## Required action
Please copy the listing below in its entirety, without alteration.

┌──

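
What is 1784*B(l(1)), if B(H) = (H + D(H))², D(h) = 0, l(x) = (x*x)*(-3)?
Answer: 16056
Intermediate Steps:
l(x) = -3*x² (l(x) = x²*(-3) = -3*x²)
B(H) = H² (B(H) = (H + 0)² = H²)
1784*B(l(1)) = 1784*(-3*1²)² = 1784*(-3*1)² = 1784*(-3)² = 1784*9 = 16056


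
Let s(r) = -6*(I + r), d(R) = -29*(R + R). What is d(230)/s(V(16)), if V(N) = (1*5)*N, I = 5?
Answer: 1334/51 ≈ 26.157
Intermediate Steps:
d(R) = -58*R
V(N) = 5*N
s(r) = -30 - 6*r (s(r) = -6*(5 + r) = -30 - 6*r)
d(230)/s(V(16)) = (-58*230)/(-30 - 30*16) = -13340/(-30 - 6*80) = -13340/(-30 - 480) = -13340/(-510) = -13340*(-1/510) = 1334/51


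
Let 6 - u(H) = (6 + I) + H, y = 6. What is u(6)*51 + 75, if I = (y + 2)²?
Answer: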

└──

## Solved exercise
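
What is 1784*B(l(1)), if B(H) = (H + D(H))², D(h) = 0, l(x) = (x*x)*(-3)?
Answer: 16056
Intermediate Steps:
l(x) = -3*x² (l(x) = x²*(-3) = -3*x²)
B(H) = H² (B(H) = (H + 0)² = H²)
1784*B(l(1)) = 1784*(-3*1²)² = 1784*(-3*1)² = 1784*(-3)² = 1784*9 = 16056


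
Let s(r) = -6*(I + r), d(R) = -29*(R + R). What is d(230)/s(V(16)), if V(N) = (1*5)*N, I = 5?
Answer: 1334/51 ≈ 26.157
Intermediate Steps:
d(R) = -58*R
V(N) = 5*N
s(r) = -30 - 6*r (s(r) = -6*(5 + r) = -30 - 6*r)
d(230)/s(V(16)) = (-58*230)/(-30 - 30*16) = -13340/(-30 - 6*80) = -13340/(-30 - 480) = -13340/(-510) = -13340*(-1/510) = 1334/51


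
Let 6 - u(H) = (6 + I) + H, y = 6. What is u(6)*51 + 75, if I = (y + 2)²?
Answer: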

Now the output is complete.